• What this task involves: These entries are to be retyped in full, word for word.

··· Extracted records

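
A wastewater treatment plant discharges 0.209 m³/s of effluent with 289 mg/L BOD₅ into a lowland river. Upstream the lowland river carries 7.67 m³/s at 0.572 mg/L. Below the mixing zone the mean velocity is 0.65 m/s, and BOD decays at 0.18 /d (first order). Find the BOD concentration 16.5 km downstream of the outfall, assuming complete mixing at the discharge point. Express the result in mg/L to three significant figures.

After complete mixing, C₀ = (0.209·289 + 7.67·0.572) / 7.879 = 8.223 mg/L.
Travel time t = 1.65e+04 m / 0.65 m/s = 2.538e+04 s = 0.2938 d.
C = 8.223·exp(−0.18·0.2938) = 8.223·0.9485 = 7.799 mg/L.

7.80 mg/L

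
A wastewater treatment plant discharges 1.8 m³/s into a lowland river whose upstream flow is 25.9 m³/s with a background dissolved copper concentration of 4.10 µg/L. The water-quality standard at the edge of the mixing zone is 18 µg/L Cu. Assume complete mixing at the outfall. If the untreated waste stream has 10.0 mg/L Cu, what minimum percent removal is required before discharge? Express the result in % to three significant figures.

97.8 %

4.10 µg/L = 0.0041 mg/L.
18 µg/L = 0.018 mg/L.
Mass balance: 0.018·27.7 = 1.8·Cₑ + 25.9·0.0041.
Cₑ = (0.4986 − 0.1062) / 1.8 = 0.218 mg/L.
Required removal = 1 − 0.218/10.0 = 97.82 %.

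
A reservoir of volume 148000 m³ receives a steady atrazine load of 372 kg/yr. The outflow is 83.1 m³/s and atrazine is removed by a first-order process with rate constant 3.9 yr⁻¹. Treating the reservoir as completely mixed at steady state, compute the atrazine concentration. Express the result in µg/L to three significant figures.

0.142 µg/L

Outflow Q = 83.1 m³/s × 3.156e+07 s/yr = 2.622e+09 m³/yr.
Steady-state CSTR mass balance: W = Q·C + k·V·C, so C = W/(Q + kV).
Q + kV = 2.622e+09 + 3.9·148000 = 2.623e+09 m³/yr.
C = 372/2.623e+09 = 1.418e-07 kg/m³ = 0.0001418 mg/L = 0.1418 µg/L.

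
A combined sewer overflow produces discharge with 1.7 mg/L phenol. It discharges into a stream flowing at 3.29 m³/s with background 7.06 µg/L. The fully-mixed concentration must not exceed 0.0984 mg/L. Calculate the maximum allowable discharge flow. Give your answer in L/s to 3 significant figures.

188 L/s

7.06 µg/L = 0.00706 mg/L.
Mass balance at complete mixing: C_std·(Q_w + Q_r) = Q_w·C_e + Q_r·C_b.
Rearranging, Q_w = Q_r·(C_std − C_b)/(C_e − C_std) = 3.29·(0.0984 − 0.00706) / (1.7 − 0.0984) = 0.1876 m³/s.
= 187.6 L/s.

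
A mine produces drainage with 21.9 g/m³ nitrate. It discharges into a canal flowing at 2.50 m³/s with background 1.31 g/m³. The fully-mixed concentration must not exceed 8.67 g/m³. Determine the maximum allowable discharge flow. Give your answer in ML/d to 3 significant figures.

120 ML/d

Mass balance at complete mixing: C_std·(Q_w + Q_r) = Q_w·C_e + Q_r·C_b.
Rearranging, Q_w = Q_r·(C_std − C_b)/(C_e − C_std) = 2.50·(8.67 − 1.31) / (21.9 − 8.67) = 1.391 m³/s.
= 120.2 ML/d.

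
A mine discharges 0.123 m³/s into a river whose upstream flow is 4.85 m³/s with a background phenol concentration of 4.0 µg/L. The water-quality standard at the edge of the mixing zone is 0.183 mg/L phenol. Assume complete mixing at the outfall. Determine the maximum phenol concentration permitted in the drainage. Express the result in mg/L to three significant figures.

7.24 mg/L

4.0 µg/L = 0.004 mg/L.
Mass balance: 0.183·4.973 = 0.123·Cₑ + 4.85·0.004.
Cₑ = (0.9101 − 0.0194) / 0.123 = 7.241 mg/L.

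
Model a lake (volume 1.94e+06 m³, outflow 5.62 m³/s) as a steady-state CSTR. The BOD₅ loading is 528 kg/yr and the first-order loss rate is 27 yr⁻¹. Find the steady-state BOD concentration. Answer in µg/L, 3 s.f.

Outflow Q = 5.62 m³/s × 3.156e+07 s/yr = 1.774e+08 m³/yr.
Steady-state CSTR mass balance: W = Q·C + k·V·C, so C = W/(Q + kV).
Q + kV = 1.774e+08 + 27·1.94e+06 = 2.297e+08 m³/yr.
C = 528/2.297e+08 = 2.298e-06 kg/m³ = 0.002298 mg/L = 2.298 µg/L.

2.30 µg/L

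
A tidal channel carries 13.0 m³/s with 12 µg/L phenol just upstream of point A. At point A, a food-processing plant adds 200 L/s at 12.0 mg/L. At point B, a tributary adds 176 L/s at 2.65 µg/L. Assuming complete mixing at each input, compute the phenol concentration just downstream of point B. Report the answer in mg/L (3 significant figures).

0.191 mg/L

12 µg/L = 0.012 mg/L.
200 L/s = 0.2 m³/s.
After input A: C = (13·0.012 + 0.2·12) / 13.2 = 0.1936 mg/L.
176 L/s = 0.176 m³/s.
2.65 µg/L = 0.00265 mg/L.
After input B: C = (13.2·0.1936 + 0.176·0.00265) / 13.38 = 0.1911 mg/L.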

······

• Solution below:
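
A wastewater treatment plant discharges 0.209 m³/s of effluent with 289 mg/L BOD₅ into a lowland river. Upstream the lowland river carries 7.67 m³/s at 0.572 mg/L. Below the mixing zone the mean velocity is 0.65 m/s, and BOD decays at 0.18 /d (first order). Find the BOD concentration 16.5 km downstream of the outfall, assuming complete mixing at the discharge point. Express the result in mg/L to three significant figures.

After complete mixing, C₀ = (0.209·289 + 7.67·0.572) / 7.879 = 8.223 mg/L.
Travel time t = 1.65e+04 m / 0.65 m/s = 2.538e+04 s = 0.2938 d.
C = 8.223·exp(−0.18·0.2938) = 8.223·0.9485 = 7.799 mg/L.

7.80 mg/L

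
A wastewater treatment plant discharges 1.8 m³/s into a lowland river whose upstream flow is 25.9 m³/s with a background dissolved copper concentration of 4.10 µg/L. The water-quality standard at the edge of the mixing zone is 18 µg/L Cu. Assume complete mixing at the outfall. If the untreated waste stream has 10.0 mg/L Cu, what minimum percent removal is required before discharge? Express the result in % to three significant figures.

97.8 %

4.10 µg/L = 0.0041 mg/L.
18 µg/L = 0.018 mg/L.
Mass balance: 0.018·27.7 = 1.8·Cₑ + 25.9·0.0041.
Cₑ = (0.4986 − 0.1062) / 1.8 = 0.218 mg/L.
Required removal = 1 − 0.218/10.0 = 97.82 %.

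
A reservoir of volume 148000 m³ receives a steady atrazine load of 372 kg/yr. The outflow is 83.1 m³/s and atrazine is removed by a first-order process with rate constant 3.9 yr⁻¹. Treating the reservoir as completely mixed at steady state, compute the atrazine concentration. Express the result in µg/L to three significant figures.

0.142 µg/L

Outflow Q = 83.1 m³/s × 3.156e+07 s/yr = 2.622e+09 m³/yr.
Steady-state CSTR mass balance: W = Q·C + k·V·C, so C = W/(Q + kV).
Q + kV = 2.622e+09 + 3.9·148000 = 2.623e+09 m³/yr.
C = 372/2.623e+09 = 1.418e-07 kg/m³ = 0.0001418 mg/L = 0.1418 µg/L.

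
A combined sewer overflow produces discharge with 1.7 mg/L phenol. It discharges into a stream flowing at 3.29 m³/s with background 7.06 µg/L. The fully-mixed concentration must not exceed 0.0984 mg/L. Calculate the maximum allowable discharge flow. Give your answer in L/s to 3 significant figures.

188 L/s

7.06 µg/L = 0.00706 mg/L.
Mass balance at complete mixing: C_std·(Q_w + Q_r) = Q_w·C_e + Q_r·C_b.
Rearranging, Q_w = Q_r·(C_std − C_b)/(C_e − C_std) = 3.29·(0.0984 − 0.00706) / (1.7 − 0.0984) = 0.1876 m³/s.
= 187.6 L/s.

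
A mine produces drainage with 21.9 g/m³ nitrate. It discharges into a canal flowing at 2.50 m³/s with background 1.31 g/m³. The fully-mixed concentration must not exceed 8.67 g/m³. Determine the maximum allowable discharge flow. Give your answer in ML/d to 3 significant figures.

120 ML/d

Mass balance at complete mixing: C_std·(Q_w + Q_r) = Q_w·C_e + Q_r·C_b.
Rearranging, Q_w = Q_r·(C_std − C_b)/(C_e − C_std) = 2.50·(8.67 − 1.31) / (21.9 − 8.67) = 1.391 m³/s.
= 120.2 ML/d.

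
A mine discharges 0.123 m³/s into a river whose upstream flow is 4.85 m³/s with a background phenol concentration of 4.0 µg/L. The water-quality standard at the edge of the mixing zone is 0.183 mg/L phenol. Assume complete mixing at the outfall. Determine the maximum phenol concentration permitted in the drainage. Express the result in mg/L to three significant figures.

7.24 mg/L

4.0 µg/L = 0.004 mg/L.
Mass balance: 0.183·4.973 = 0.123·Cₑ + 4.85·0.004.
Cₑ = (0.9101 − 0.0194) / 0.123 = 7.241 mg/L.

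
Model a lake (volume 1.94e+06 m³, outflow 5.62 m³/s) as a steady-state CSTR. The BOD₅ loading is 528 kg/yr and the first-order loss rate is 27 yr⁻¹. Find the steady-state BOD concentration. Answer in µg/L, 3 s.f.

Outflow Q = 5.62 m³/s × 3.156e+07 s/yr = 1.774e+08 m³/yr.
Steady-state CSTR mass balance: W = Q·C + k·V·C, so C = W/(Q + kV).
Q + kV = 1.774e+08 + 27·1.94e+06 = 2.297e+08 m³/yr.
C = 528/2.297e+08 = 2.298e-06 kg/m³ = 0.002298 mg/L = 2.298 µg/L.

2.30 µg/L

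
A tidal channel carries 13.0 m³/s with 12 µg/L phenol just upstream of point A. At point A, a food-processing plant adds 200 L/s at 12.0 mg/L. At point B, a tributary adds 176 L/s at 2.65 µg/L. Assuming complete mixing at each input, compute the phenol concentration just downstream of point B. Report the answer in mg/L (3 significant figures).

0.191 mg/L

12 µg/L = 0.012 mg/L.
200 L/s = 0.2 m³/s.
After input A: C = (13·0.012 + 0.2·12) / 13.2 = 0.1936 mg/L.
176 L/s = 0.176 m³/s.
2.65 µg/L = 0.00265 mg/L.
After input B: C = (13.2·0.1936 + 0.176·0.00265) / 13.38 = 0.1911 mg/L.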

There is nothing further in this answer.